◆ **TASK**
Please return each record exactly, leaving nothing out.

◆ **STUDY MATERIAL**
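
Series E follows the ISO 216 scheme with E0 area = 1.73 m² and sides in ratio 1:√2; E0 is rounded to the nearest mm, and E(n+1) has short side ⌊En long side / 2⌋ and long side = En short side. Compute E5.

195 × 276 mm

Let E0's short side be w mm. w · w√2 = 1.73 m² = 1,730,000 mm², so w ≈ 1106.0 mm and w√2 ≈ 1564.2 mm → E0 = 1106 × 1564 mm.
E1: ⌊1564/2⌋ × 1106 = 782 × 1106 mm
E2: ⌊1106/2⌋ × 782 = 553 × 782 mm
E3: ⌊782/2⌋ × 553 = 391 × 553 mm
E4: ⌊553/2⌋ × 391 = 276 × 391 mm
E5: ⌊391/2⌋ × 276 = 195 × 276 mm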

◆ **WRITTEN RESPONSE**
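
Series E follows the ISO 216 scheme with E0 area = 1.73 m² and sides in ratio 1:√2; E0 is rounded to the nearest mm, and E(n+1) has short side ⌊En long side / 2⌋ and long side = En short side. Compute E5.

195 × 276 mm

Let E0's short side be w mm. w · w√2 = 1.73 m² = 1,730,000 mm², so w ≈ 1106.0 mm and w√2 ≈ 1564.2 mm → E0 = 1106 × 1564 mm.
E1: ⌊1564/2⌋ × 1106 = 782 × 1106 mm
E2: ⌊1106/2⌋ × 782 = 553 × 782 mm
E3: ⌊782/2⌋ × 553 = 391 × 553 mm
E4: ⌊553/2⌋ × 391 = 276 × 391 mm
E5: ⌊391/2⌋ × 276 = 195 × 276 mm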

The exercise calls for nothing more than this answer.